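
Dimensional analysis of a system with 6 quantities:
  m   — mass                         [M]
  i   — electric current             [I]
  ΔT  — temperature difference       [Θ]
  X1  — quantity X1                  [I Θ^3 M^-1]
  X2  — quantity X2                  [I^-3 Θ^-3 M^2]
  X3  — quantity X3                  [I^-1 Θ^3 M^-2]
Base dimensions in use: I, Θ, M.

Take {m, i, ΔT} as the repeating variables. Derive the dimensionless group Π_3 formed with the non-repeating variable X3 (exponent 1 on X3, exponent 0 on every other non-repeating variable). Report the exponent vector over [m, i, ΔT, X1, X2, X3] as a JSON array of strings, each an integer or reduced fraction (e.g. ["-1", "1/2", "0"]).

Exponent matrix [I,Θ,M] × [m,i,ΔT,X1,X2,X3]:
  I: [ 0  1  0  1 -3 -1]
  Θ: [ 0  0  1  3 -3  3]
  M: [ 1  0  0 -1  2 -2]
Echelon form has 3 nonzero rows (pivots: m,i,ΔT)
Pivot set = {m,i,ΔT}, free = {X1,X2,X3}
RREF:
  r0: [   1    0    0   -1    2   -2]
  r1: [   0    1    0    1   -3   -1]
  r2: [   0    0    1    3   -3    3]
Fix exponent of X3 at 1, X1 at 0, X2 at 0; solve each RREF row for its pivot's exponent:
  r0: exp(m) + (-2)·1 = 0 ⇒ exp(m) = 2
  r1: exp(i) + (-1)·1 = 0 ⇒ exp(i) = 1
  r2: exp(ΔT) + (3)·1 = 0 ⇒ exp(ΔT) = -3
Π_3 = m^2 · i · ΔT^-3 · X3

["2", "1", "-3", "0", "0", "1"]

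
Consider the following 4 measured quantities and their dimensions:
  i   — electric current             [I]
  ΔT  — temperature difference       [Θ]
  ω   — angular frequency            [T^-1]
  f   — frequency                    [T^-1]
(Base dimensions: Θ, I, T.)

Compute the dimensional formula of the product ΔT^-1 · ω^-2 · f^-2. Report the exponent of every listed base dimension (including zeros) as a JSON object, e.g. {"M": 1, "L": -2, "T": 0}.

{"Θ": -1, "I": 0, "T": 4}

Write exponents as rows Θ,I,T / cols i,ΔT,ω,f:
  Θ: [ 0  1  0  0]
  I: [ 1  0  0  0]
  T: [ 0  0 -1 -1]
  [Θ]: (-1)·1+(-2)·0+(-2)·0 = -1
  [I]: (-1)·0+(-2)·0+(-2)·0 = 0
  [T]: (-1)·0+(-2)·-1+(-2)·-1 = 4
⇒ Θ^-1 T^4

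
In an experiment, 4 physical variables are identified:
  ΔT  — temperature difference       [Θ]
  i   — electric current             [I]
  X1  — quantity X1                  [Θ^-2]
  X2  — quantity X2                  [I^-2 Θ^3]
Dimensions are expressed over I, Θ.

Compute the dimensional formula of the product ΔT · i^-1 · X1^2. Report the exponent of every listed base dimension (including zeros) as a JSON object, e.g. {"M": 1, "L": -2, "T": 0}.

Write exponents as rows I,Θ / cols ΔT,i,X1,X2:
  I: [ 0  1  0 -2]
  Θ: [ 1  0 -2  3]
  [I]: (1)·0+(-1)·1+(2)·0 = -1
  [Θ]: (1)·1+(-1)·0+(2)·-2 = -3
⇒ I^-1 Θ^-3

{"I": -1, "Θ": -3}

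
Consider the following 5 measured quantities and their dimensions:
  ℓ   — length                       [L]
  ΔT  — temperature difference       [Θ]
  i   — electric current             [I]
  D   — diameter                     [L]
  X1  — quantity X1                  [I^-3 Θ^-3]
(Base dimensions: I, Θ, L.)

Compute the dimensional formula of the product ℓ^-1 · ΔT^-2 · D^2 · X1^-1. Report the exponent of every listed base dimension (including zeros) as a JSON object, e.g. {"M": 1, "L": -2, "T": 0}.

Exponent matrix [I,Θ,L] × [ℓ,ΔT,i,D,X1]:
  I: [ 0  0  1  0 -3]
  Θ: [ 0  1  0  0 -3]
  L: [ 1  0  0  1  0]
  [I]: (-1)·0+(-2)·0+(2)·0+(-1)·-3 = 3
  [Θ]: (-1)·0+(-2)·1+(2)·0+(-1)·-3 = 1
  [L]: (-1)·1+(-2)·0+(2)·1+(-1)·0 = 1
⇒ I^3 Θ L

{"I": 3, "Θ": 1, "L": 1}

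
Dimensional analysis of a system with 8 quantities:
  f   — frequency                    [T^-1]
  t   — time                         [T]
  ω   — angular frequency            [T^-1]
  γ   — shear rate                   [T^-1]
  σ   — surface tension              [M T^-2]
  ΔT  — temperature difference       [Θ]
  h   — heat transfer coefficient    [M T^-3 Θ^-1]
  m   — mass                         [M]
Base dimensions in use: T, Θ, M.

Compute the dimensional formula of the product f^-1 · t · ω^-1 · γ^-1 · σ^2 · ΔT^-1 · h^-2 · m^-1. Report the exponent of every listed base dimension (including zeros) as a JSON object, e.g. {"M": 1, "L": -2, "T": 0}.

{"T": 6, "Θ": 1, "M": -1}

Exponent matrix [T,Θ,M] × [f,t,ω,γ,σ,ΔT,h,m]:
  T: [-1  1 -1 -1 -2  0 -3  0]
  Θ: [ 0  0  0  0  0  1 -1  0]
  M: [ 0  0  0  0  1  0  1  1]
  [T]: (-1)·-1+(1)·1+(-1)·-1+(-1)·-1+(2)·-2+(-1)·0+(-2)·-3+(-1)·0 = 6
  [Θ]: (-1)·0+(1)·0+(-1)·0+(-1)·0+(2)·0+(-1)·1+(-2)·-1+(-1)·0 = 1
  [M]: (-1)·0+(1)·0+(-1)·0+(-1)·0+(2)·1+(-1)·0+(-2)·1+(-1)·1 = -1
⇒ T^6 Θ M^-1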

######

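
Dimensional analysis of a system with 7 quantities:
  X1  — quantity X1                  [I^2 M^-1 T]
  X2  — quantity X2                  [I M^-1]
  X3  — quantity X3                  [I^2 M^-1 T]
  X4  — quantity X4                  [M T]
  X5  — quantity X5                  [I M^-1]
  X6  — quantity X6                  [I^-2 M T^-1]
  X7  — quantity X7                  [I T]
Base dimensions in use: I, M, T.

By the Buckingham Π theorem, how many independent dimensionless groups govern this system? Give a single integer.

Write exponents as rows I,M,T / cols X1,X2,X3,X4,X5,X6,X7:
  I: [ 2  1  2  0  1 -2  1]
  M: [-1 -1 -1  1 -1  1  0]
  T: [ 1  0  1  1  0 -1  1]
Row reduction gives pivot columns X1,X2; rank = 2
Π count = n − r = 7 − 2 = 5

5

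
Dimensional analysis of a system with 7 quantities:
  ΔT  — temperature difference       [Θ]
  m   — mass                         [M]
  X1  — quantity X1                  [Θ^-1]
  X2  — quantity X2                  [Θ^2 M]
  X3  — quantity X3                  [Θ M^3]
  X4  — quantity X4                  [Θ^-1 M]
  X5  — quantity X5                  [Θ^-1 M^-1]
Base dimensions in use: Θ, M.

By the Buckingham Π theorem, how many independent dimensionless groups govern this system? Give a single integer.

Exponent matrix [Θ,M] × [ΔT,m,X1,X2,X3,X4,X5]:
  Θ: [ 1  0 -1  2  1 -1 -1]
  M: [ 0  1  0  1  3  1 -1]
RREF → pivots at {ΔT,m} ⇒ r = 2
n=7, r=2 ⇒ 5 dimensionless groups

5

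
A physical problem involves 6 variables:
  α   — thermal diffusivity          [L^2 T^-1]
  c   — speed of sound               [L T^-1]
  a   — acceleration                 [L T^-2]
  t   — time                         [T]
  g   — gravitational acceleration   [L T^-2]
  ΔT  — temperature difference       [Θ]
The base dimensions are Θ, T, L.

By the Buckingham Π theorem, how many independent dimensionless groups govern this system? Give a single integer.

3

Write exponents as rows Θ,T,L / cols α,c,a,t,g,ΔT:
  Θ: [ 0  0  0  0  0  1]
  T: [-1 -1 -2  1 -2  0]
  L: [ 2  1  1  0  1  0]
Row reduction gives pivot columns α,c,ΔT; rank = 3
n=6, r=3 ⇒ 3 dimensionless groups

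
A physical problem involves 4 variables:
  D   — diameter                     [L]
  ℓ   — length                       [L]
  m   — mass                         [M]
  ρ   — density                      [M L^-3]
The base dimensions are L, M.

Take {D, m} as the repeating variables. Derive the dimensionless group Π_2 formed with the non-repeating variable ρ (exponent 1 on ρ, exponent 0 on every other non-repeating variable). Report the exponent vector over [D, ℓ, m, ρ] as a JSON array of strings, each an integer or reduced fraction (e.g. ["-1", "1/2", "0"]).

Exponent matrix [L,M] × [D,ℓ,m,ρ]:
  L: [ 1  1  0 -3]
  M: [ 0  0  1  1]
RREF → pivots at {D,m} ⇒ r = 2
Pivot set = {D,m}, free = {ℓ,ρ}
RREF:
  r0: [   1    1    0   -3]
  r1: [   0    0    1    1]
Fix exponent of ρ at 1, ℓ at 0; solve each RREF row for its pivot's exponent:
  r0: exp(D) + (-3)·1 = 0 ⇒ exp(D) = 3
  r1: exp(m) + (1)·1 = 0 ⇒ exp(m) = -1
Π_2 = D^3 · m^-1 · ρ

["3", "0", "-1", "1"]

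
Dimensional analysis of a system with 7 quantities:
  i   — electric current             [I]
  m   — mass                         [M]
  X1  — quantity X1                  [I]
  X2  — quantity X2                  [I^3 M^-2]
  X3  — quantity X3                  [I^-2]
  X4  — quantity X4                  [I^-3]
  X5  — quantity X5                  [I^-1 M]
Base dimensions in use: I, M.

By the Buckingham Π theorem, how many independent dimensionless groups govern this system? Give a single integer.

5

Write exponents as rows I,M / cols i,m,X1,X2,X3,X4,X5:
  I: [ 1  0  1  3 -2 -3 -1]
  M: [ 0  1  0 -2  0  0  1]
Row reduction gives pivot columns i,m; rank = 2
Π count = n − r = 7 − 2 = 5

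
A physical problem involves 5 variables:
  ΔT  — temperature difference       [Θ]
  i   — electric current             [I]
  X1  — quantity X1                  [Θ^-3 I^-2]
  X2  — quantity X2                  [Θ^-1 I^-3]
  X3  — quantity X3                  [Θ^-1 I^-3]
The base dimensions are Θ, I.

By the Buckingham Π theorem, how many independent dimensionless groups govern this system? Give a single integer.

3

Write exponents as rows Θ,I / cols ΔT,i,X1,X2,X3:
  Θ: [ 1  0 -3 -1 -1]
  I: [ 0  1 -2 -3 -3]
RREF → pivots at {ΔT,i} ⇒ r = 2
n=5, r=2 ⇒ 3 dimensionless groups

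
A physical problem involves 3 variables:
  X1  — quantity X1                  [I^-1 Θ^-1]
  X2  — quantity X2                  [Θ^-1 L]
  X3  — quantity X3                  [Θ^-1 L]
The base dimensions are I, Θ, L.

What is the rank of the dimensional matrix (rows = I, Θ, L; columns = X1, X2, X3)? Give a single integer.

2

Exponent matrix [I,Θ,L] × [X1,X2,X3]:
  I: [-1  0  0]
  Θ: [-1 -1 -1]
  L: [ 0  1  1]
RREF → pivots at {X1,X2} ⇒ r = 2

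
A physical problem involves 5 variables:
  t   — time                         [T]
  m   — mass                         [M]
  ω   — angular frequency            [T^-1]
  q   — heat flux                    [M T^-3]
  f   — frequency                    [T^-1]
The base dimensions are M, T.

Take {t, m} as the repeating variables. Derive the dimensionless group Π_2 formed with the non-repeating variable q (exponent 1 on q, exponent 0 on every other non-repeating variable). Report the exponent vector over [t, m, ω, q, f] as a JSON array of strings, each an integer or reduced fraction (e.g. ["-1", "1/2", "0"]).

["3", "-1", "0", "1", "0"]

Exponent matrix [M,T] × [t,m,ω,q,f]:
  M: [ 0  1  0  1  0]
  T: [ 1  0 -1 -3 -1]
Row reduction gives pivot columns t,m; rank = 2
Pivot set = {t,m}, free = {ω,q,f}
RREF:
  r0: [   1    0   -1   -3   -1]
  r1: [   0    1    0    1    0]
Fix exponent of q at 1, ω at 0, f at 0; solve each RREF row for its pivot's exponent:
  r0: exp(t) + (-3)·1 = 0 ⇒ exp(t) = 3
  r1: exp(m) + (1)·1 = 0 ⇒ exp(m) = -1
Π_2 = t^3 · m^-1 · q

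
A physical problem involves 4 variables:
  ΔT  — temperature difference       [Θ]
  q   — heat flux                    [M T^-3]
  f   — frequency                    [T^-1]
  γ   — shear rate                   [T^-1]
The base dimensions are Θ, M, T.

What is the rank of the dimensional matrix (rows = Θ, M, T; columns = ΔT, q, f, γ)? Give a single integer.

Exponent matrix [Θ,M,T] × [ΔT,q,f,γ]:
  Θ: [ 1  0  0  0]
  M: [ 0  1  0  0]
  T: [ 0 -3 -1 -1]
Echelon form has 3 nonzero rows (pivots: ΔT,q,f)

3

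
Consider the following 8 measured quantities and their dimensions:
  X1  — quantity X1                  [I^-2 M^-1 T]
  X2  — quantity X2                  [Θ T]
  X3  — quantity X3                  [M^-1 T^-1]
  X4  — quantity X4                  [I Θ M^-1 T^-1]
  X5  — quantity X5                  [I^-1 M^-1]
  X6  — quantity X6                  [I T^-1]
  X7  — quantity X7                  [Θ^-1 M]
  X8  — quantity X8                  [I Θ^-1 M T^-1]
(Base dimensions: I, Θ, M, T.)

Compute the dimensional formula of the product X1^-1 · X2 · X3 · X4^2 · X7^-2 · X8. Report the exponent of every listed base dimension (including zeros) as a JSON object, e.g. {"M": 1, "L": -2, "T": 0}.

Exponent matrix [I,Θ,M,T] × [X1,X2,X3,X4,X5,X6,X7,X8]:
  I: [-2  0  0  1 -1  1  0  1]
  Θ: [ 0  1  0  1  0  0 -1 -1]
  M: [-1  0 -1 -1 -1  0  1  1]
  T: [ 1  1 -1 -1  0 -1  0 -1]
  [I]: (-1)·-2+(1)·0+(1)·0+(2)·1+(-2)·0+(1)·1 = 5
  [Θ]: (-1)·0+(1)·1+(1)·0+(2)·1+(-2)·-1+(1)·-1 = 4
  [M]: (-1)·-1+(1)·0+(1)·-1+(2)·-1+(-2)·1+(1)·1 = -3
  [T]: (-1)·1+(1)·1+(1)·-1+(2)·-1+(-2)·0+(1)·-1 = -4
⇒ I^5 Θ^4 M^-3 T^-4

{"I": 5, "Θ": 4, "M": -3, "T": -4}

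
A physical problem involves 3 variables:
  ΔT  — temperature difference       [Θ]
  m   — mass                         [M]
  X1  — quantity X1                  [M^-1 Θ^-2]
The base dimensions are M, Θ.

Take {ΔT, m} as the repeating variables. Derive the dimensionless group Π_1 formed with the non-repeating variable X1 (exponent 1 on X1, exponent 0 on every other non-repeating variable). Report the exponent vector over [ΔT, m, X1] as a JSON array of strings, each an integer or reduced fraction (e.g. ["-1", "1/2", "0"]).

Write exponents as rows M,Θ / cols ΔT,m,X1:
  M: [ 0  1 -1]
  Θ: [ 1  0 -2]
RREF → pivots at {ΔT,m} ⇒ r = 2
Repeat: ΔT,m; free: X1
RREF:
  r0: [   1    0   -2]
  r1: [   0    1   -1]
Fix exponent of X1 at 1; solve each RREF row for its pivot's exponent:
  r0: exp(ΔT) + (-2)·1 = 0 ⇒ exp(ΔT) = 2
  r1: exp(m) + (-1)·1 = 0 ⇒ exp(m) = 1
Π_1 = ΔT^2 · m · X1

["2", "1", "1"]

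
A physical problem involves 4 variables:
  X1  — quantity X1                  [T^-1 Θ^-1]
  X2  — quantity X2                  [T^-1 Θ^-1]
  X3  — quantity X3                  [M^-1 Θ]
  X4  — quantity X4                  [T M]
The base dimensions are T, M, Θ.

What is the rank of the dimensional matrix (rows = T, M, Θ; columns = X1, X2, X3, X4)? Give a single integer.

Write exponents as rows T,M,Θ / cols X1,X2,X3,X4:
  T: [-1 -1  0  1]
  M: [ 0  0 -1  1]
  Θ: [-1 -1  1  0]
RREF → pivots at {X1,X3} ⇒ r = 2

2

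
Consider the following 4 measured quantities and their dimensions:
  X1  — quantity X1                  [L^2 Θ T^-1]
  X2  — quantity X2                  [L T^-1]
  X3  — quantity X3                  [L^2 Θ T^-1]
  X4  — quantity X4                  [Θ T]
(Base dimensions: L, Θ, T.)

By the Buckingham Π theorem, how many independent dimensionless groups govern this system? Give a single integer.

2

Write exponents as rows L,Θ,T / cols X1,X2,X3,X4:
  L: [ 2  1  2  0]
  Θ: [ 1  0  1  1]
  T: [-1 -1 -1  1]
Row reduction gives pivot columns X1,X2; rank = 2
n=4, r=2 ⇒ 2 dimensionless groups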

######

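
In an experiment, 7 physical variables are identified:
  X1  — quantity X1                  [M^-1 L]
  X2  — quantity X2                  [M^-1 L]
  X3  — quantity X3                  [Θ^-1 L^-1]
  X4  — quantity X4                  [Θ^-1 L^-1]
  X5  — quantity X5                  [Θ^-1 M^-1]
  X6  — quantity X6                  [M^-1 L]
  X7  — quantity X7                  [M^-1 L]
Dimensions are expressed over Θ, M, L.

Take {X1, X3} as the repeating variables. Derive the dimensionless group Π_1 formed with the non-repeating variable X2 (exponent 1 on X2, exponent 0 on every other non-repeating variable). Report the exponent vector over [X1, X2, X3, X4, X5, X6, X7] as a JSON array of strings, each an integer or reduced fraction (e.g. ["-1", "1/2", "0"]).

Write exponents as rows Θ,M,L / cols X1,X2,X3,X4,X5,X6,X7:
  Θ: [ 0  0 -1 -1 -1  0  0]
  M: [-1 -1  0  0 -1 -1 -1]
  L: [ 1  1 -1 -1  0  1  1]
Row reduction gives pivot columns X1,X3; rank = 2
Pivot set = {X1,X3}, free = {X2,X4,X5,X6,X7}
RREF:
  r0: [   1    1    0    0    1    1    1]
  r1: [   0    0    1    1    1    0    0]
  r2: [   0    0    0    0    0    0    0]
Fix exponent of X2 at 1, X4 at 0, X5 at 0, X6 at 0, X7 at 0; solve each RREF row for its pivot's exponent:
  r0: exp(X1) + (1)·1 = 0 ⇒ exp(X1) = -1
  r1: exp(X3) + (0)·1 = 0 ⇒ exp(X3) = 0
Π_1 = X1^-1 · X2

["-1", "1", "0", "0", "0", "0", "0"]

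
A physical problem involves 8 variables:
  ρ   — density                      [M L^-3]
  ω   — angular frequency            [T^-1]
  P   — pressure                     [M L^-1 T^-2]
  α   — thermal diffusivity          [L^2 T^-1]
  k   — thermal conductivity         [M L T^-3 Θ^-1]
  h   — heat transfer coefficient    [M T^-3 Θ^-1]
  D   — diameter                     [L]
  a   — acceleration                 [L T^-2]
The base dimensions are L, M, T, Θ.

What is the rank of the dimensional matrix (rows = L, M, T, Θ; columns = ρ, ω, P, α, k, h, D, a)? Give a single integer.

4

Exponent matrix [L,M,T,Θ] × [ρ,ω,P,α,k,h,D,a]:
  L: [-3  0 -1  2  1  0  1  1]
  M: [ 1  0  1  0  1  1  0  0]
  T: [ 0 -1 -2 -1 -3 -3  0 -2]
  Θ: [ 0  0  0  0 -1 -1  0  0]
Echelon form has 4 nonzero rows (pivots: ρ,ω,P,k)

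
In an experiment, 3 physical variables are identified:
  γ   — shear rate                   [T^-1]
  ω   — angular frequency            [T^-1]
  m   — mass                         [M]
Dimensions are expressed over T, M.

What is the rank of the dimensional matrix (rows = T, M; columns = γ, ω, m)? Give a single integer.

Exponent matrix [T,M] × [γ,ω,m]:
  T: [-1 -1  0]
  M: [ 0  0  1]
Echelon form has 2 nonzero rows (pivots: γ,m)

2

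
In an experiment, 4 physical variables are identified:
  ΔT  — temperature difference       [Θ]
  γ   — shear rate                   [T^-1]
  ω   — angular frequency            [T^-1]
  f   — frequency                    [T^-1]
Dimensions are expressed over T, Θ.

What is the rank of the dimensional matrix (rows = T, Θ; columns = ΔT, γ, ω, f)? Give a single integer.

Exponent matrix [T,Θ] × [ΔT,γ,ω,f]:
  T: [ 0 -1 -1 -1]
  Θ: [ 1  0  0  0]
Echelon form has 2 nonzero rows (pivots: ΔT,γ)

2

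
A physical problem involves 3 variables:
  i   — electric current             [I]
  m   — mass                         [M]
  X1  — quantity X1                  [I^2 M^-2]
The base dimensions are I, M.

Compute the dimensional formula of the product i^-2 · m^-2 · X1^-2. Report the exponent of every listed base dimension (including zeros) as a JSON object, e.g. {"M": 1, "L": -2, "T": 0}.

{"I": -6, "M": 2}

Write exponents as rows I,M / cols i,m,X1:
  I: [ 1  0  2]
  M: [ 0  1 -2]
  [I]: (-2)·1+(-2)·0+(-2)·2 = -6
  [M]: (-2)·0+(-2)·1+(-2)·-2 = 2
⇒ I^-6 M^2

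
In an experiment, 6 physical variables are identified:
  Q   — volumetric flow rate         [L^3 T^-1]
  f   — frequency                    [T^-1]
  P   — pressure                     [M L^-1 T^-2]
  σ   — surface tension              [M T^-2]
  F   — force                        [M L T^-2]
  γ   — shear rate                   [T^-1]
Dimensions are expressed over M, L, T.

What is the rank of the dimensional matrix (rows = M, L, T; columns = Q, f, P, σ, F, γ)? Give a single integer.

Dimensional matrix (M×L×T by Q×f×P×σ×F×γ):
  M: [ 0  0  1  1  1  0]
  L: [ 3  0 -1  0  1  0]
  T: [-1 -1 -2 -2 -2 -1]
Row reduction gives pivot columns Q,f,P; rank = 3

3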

######

Taking the listing above as the source, transcribe only the lines starting at the line with "Dimensional analysis of a system with 6" and going through the line with "Base dimensions in use: I, Θ, M.", unaltered and with both ends included.

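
Dimensional analysis of a system with 6 quantities:
  m   — mass                         [M]
  i   — electric current             [I]
  ΔT  — temperature difference       [Θ]
  X1  — quantity X1                  [I Θ^3 M^-1]
  X2  — quantity X2                  [I^-3 Θ^-3 M^2]
  X3  — quantity X3                  [I^-1 Θ^3 M^-2]
Base dimensions in use: I, Θ, M.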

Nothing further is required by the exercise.